Data to process:
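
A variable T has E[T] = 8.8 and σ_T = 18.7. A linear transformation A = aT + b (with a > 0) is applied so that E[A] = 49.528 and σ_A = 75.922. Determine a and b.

a = 4.06, b = 13.8

σ_A = a·σ_T (a > 0), so a = 75.922/18.7 = 4.06.
E[A] = a·E[T] + b, so b = 49.528 − 4.06·8.8 = 13.8.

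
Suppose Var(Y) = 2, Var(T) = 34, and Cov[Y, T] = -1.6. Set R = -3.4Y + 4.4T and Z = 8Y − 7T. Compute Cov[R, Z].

By bilinearity, Cov[R, Z] = ac·Var(Y) + bd·Var(T) + (ad+bc)·Cov[Y, T], with a=-3.4, b=4.4, c=8, d=-7.
ac·Var(Y) = (-3.4)·8·2 = -54.4
bd·Var(T) = 4.4·(-7)·34 = -1047.2
(ad+bc)·Cov[Y, T] = (59)·(-1.6) = -94.4
Cov[R, Z] = -54.4 + (-1047.2) + (-94.4) = -1196.

Cov[R, Z] = -1196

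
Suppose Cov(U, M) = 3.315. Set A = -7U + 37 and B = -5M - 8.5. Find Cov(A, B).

Cov(A, B) = a·c·Cov(U, M) = (-7)·(-5)·3.315 = 116.025. Additive constants drop out.

Cov(A, B) = 116.025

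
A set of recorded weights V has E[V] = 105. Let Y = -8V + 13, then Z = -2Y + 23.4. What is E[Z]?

E[Y] = (-8)·105 + 13 = -827.
E[Z] = (-2)·(-827) + 23.4 = 1677.4.

E[Z] = 1677.4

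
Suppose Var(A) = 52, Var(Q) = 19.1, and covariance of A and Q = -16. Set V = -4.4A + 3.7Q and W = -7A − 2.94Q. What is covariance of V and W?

By bilinearity, covariance of V and W = ac·Var(A) + bd·Var(Q) + (ad+bc)·covariance of A and Q, with a=-4.4, b=3.7, c=-7, d=-2.94.
ac·Var(A) = (-4.4)·(-7)·52 = 1601.6
bd·Var(Q) = 3.7·(-2.94)·19.1 = -207.7698
(ad+bc)·covariance of A and Q = (-12.964)·(-16) = 207.424
covariance of V and W = 1601.6 + (-207.7698) + 207.424 = 1601.2542.

covariance of V and W = 1601.2542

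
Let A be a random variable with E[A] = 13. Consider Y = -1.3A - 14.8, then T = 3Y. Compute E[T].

E[Y] = (-1.3)·13 + (-14.8) = -31.7.
E[T] = 3·(-31.7) = -95.1.

E[T] = -95.1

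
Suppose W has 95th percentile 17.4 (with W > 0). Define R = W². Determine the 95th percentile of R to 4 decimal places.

W² is increasing, so P_{95}(R) = g(P_{95}(W)) = 302.76.

95th percentile of R = 302.76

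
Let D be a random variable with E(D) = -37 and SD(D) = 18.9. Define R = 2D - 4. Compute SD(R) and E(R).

R = 2D - 4 is linear with a = 2, b = -4.
SD(R) = |a|·SD(D) = |2|·18.9 = 37.8.
E(R) = a·E(D) + b = 2·(-37) + (-4) = -78.

SD(R) = 37.8, E(R) = -78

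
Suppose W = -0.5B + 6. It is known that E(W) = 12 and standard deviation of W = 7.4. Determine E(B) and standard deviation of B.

E(B) = -12, standard deviation of B = 14.8

From W = -0.5B + 6: E(W) = a·E(B) + b, so E(B) = (E(W) − b)/a = (12 − 6)/(-0.5) = -12.
standard deviation of W = |a|·standard deviation of B, so standard deviation of B = 7.4/|-0.5| = 14.8.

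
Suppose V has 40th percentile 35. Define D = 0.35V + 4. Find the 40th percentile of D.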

Description of the task:
Copy out the lines starting at the one containing "Suppose W has" and ending with the last line of the entries. Include nothing else.

Result:
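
Suppose W has 95th percentile 17.4 (with W > 0). Define R = W². Determine the 95th percentile of R to 4 decimal places.

W² is increasing, so P_{95}(R) = g(P_{95}(W)) = 302.76.

95th percentile of R = 302.76

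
Let D be a random variable with E(D) = -37 and SD(D) = 18.9. Define R = 2D - 4. Compute SD(R) and E(R).

R = 2D - 4 is linear with a = 2, b = -4.
SD(R) = |a|·SD(D) = |2|·18.9 = 37.8.
E(R) = a·E(D) + b = 2·(-37) + (-4) = -78.

SD(R) = 37.8, E(R) = -78

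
Suppose W = -0.5B + 6. It is known that E(W) = 12 and standard deviation of W = 7.4. Determine E(B) and standard deviation of B.

E(B) = -12, standard deviation of B = 14.8

From W = -0.5B + 6: E(W) = a·E(B) + b, so E(B) = (E(W) − b)/a = (12 − 6)/(-0.5) = -12.
standard deviation of W = |a|·standard deviation of B, so standard deviation of B = 7.4/|-0.5| = 14.8.

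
Suppose V has 40th percentile 35. Define D = 0.35V + 4. Find the 40th percentile of D.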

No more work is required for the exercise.